**Task to complete:** Give the entries again, precisely as they were written.

Records provided Start Marker

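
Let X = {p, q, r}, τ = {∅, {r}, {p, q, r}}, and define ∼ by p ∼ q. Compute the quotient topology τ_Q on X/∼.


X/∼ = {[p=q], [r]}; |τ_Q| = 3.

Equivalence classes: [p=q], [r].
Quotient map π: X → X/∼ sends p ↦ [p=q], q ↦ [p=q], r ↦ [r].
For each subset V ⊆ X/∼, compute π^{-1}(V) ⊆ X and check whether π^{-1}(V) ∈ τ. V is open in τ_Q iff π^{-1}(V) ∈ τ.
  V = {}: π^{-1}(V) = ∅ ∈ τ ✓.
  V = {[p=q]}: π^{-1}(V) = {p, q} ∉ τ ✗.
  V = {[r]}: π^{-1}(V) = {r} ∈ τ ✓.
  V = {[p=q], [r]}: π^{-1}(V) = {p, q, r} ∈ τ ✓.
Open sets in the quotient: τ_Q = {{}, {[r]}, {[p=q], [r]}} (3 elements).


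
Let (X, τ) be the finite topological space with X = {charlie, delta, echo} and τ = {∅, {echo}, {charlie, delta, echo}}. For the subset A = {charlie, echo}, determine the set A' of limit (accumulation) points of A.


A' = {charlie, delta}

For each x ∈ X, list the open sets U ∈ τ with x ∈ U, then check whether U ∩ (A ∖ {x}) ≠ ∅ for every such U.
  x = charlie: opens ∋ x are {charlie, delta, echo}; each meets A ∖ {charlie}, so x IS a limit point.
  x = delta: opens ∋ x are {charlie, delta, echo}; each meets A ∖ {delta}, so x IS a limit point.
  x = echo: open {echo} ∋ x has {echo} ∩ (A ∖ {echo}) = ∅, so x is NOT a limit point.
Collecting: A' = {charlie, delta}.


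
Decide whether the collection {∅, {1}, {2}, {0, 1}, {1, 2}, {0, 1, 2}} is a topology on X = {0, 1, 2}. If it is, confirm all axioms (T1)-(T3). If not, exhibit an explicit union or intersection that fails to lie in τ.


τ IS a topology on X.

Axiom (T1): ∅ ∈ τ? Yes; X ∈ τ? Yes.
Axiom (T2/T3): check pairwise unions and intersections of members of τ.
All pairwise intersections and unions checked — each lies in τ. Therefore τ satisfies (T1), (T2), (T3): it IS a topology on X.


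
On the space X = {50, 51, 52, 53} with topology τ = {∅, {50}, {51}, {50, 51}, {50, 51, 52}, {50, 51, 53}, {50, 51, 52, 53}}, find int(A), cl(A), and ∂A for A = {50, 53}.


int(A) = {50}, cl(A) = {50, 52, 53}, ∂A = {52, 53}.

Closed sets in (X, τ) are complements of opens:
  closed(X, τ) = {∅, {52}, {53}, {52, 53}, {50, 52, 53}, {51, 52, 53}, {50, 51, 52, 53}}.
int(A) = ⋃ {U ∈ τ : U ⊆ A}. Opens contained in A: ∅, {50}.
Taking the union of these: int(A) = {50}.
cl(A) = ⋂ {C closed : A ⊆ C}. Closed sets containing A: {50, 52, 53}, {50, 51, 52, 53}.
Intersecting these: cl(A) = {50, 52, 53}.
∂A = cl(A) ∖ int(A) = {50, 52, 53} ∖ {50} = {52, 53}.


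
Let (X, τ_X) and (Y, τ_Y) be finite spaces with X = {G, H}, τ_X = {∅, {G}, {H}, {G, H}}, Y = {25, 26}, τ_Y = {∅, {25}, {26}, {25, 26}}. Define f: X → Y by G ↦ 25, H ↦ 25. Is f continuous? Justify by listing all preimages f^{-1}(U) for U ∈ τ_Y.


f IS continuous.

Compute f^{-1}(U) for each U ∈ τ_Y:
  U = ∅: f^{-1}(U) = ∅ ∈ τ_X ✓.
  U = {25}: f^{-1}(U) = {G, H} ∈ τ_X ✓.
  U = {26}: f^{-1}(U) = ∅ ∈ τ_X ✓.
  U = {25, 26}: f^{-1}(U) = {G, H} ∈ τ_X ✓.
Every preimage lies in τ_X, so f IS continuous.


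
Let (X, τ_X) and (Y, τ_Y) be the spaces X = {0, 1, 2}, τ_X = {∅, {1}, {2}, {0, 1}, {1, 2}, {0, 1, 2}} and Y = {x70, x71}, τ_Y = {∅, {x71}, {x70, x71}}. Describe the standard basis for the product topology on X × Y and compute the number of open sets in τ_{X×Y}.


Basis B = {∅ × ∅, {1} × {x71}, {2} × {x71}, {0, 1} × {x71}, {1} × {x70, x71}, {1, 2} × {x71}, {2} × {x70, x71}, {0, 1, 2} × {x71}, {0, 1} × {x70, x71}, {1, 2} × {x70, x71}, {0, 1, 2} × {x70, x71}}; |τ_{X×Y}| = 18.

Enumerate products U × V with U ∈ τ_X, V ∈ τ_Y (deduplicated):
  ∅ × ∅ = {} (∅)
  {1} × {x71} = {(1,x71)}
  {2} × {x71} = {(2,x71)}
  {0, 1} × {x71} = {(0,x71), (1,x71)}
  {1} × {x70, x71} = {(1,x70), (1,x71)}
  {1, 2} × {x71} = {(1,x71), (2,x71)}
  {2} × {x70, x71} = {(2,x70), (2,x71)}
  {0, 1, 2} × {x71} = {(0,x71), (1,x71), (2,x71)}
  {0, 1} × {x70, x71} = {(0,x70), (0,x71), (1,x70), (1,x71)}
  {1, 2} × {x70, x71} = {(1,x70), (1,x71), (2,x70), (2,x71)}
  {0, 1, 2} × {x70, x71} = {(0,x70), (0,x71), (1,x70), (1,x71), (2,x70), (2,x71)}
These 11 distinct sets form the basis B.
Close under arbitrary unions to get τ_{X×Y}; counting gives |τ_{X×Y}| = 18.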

Records provided End Marker

**Answer to this task:**
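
Let X = {p, q, r}, τ = {∅, {r}, {p, q, r}}, and define ∼ by p ∼ q. Compute the quotient topology τ_Q on X/∼.


X/∼ = {[p=q], [r]}; |τ_Q| = 3.

Equivalence classes: [p=q], [r].
Quotient map π: X → X/∼ sends p ↦ [p=q], q ↦ [p=q], r ↦ [r].
For each subset V ⊆ X/∼, compute π^{-1}(V) ⊆ X and check whether π^{-1}(V) ∈ τ. V is open in τ_Q iff π^{-1}(V) ∈ τ.
  V = {}: π^{-1}(V) = ∅ ∈ τ ✓.
  V = {[p=q]}: π^{-1}(V) = {p, q} ∉ τ ✗.
  V = {[r]}: π^{-1}(V) = {r} ∈ τ ✓.
  V = {[p=q], [r]}: π^{-1}(V) = {p, q, r} ∈ τ ✓.
Open sets in the quotient: τ_Q = {{}, {[r]}, {[p=q], [r]}} (3 elements).


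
Let (X, τ) be the finite topological space with X = {charlie, delta, echo} and τ = {∅, {echo}, {charlie, delta, echo}}. For the subset A = {charlie, echo}, determine the set A' of limit (accumulation) points of A.


A' = {charlie, delta}

For each x ∈ X, list the open sets U ∈ τ with x ∈ U, then check whether U ∩ (A ∖ {x}) ≠ ∅ for every such U.
  x = charlie: opens ∋ x are {charlie, delta, echo}; each meets A ∖ {charlie}, so x IS a limit point.
  x = delta: opens ∋ x are {charlie, delta, echo}; each meets A ∖ {delta}, so x IS a limit point.
  x = echo: open {echo} ∋ x has {echo} ∩ (A ∖ {echo}) = ∅, so x is NOT a limit point.
Collecting: A' = {charlie, delta}.


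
Decide whether the collection {∅, {1}, {2}, {0, 1}, {1, 2}, {0, 1, 2}} is a topology on X = {0, 1, 2}. If it is, confirm all axioms (T1)-(T3). If not, exhibit an explicit union or intersection that fails to lie in τ.


τ IS a topology on X.

Axiom (T1): ∅ ∈ τ? Yes; X ∈ τ? Yes.
Axiom (T2/T3): check pairwise unions and intersections of members of τ.
All pairwise intersections and unions checked — each lies in τ. Therefore τ satisfies (T1), (T2), (T3): it IS a topology on X.


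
On the space X = {50, 51, 52, 53} with topology τ = {∅, {50}, {51}, {50, 51}, {50, 51, 52}, {50, 51, 53}, {50, 51, 52, 53}}, find int(A), cl(A), and ∂A for A = {50, 53}.


int(A) = {50}, cl(A) = {50, 52, 53}, ∂A = {52, 53}.

Closed sets in (X, τ) are complements of opens:
  closed(X, τ) = {∅, {52}, {53}, {52, 53}, {50, 52, 53}, {51, 52, 53}, {50, 51, 52, 53}}.
int(A) = ⋃ {U ∈ τ : U ⊆ A}. Opens contained in A: ∅, {50}.
Taking the union of these: int(A) = {50}.
cl(A) = ⋂ {C closed : A ⊆ C}. Closed sets containing A: {50, 52, 53}, {50, 51, 52, 53}.
Intersecting these: cl(A) = {50, 52, 53}.
∂A = cl(A) ∖ int(A) = {50, 52, 53} ∖ {50} = {52, 53}.


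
Let (X, τ_X) and (Y, τ_Y) be finite spaces with X = {G, H}, τ_X = {∅, {G}, {H}, {G, H}}, Y = {25, 26}, τ_Y = {∅, {25}, {26}, {25, 26}}. Define f: X → Y by G ↦ 25, H ↦ 25. Is f continuous? Justify by listing all preimages f^{-1}(U) for U ∈ τ_Y.


f IS continuous.

Compute f^{-1}(U) for each U ∈ τ_Y:
  U = ∅: f^{-1}(U) = ∅ ∈ τ_X ✓.
  U = {25}: f^{-1}(U) = {G, H} ∈ τ_X ✓.
  U = {26}: f^{-1}(U) = ∅ ∈ τ_X ✓.
  U = {25, 26}: f^{-1}(U) = {G, H} ∈ τ_X ✓.
Every preimage lies in τ_X, so f IS continuous.


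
Let (X, τ_X) and (Y, τ_Y) be the spaces X = {0, 1, 2}, τ_X = {∅, {1}, {2}, {0, 1}, {1, 2}, {0, 1, 2}} and Y = {x70, x71}, τ_Y = {∅, {x71}, {x70, x71}}. Describe the standard basis for the product topology on X × Y and compute the number of open sets in τ_{X×Y}.


Basis B = {∅ × ∅, {1} × {x71}, {2} × {x71}, {0, 1} × {x71}, {1} × {x70, x71}, {1, 2} × {x71}, {2} × {x70, x71}, {0, 1, 2} × {x71}, {0, 1} × {x70, x71}, {1, 2} × {x70, x71}, {0, 1, 2} × {x70, x71}}; |τ_{X×Y}| = 18.

Enumerate products U × V with U ∈ τ_X, V ∈ τ_Y (deduplicated):
  ∅ × ∅ = {} (∅)
  {1} × {x71} = {(1,x71)}
  {2} × {x71} = {(2,x71)}
  {0, 1} × {x71} = {(0,x71), (1,x71)}
  {1} × {x70, x71} = {(1,x70), (1,x71)}
  {1, 2} × {x71} = {(1,x71), (2,x71)}
  {2} × {x70, x71} = {(2,x70), (2,x71)}
  {0, 1, 2} × {x71} = {(0,x71), (1,x71), (2,x71)}
  {0, 1} × {x70, x71} = {(0,x70), (0,x71), (1,x70), (1,x71)}
  {1, 2} × {x70, x71} = {(1,x70), (1,x71), (2,x70), (2,x71)}
  {0, 1, 2} × {x70, x71} = {(0,x70), (0,x71), (1,x70), (1,x71), (2,x70), (2,x71)}
These 11 distinct sets form the basis B.
Close under arbitrary unions to get τ_{X×Y}; counting gives |τ_{X×Y}| = 18.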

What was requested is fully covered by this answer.